- _WHAT TO DO_
Searching the material below, find each line that includes the word "predicative", and copy it.

Content starts

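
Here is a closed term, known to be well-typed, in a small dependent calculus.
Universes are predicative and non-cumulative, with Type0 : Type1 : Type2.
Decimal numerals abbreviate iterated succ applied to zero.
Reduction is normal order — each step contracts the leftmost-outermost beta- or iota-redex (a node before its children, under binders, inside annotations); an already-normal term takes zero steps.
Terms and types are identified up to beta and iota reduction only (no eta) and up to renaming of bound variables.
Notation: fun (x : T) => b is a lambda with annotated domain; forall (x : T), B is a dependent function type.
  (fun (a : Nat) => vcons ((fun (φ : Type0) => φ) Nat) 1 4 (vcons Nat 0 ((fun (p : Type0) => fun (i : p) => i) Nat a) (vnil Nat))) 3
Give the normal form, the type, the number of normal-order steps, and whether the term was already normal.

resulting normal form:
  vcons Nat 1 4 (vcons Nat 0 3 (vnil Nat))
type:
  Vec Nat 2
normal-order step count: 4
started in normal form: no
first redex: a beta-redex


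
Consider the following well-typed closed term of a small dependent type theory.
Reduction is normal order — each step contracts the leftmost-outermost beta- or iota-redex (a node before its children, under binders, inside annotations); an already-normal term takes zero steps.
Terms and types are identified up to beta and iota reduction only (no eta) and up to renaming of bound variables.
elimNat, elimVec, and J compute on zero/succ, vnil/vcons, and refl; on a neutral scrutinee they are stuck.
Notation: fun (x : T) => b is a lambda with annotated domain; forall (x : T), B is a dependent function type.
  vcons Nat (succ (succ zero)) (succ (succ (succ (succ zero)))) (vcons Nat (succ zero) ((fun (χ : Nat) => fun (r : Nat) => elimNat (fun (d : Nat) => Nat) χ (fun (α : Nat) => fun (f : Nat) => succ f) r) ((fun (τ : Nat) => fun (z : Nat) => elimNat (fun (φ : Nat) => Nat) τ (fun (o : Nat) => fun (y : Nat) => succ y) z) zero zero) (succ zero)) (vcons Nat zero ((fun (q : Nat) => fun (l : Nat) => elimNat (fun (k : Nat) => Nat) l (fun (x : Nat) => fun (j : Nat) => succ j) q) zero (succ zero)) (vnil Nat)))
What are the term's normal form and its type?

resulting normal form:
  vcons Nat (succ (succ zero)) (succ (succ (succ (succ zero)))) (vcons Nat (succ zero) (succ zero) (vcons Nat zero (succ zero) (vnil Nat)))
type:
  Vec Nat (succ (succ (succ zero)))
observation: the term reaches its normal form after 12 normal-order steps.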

Content ends
Content starts

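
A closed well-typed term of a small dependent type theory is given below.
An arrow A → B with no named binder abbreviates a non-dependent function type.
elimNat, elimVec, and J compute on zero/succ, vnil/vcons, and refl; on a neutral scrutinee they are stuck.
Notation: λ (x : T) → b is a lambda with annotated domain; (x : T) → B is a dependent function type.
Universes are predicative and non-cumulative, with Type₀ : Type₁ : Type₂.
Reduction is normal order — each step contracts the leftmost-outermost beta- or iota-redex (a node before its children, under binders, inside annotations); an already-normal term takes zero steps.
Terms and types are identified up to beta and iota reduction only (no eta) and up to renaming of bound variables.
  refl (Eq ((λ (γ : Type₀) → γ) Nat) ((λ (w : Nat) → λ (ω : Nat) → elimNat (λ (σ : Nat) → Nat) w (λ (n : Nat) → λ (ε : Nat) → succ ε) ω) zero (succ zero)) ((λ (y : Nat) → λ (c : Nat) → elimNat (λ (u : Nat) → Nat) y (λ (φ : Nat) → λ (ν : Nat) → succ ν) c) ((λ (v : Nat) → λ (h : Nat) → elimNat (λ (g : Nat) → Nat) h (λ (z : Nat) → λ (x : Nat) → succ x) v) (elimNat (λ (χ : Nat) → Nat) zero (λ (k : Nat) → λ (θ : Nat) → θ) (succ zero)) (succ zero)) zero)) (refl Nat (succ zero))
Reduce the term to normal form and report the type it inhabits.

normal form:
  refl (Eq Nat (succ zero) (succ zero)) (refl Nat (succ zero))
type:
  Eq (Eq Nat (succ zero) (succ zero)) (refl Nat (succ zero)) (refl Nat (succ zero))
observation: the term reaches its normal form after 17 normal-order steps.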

Content ends
Content starts

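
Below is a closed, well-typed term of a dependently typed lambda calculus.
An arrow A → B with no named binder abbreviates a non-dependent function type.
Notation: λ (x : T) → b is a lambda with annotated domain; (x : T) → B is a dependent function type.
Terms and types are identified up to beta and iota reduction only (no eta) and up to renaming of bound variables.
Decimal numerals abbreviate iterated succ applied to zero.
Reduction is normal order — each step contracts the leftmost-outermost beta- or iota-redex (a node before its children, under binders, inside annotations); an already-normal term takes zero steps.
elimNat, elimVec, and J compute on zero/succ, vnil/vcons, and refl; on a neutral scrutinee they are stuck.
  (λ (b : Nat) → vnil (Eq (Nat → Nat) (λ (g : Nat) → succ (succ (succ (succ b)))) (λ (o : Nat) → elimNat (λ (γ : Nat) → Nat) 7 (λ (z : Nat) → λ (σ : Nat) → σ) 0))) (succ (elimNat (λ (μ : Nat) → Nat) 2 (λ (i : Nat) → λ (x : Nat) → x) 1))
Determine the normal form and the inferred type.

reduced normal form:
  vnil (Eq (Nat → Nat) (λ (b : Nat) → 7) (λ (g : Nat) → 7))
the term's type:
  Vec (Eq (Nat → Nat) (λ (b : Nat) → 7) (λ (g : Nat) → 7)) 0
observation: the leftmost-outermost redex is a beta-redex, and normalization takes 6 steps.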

Content ends

- _TASK RESULT_
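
Universes are predicative and non-cumulative, with Type0 : Type1 : Type2.
Universes are predicative and non-cumulative, with Type₀ : Type₁ : Type₂.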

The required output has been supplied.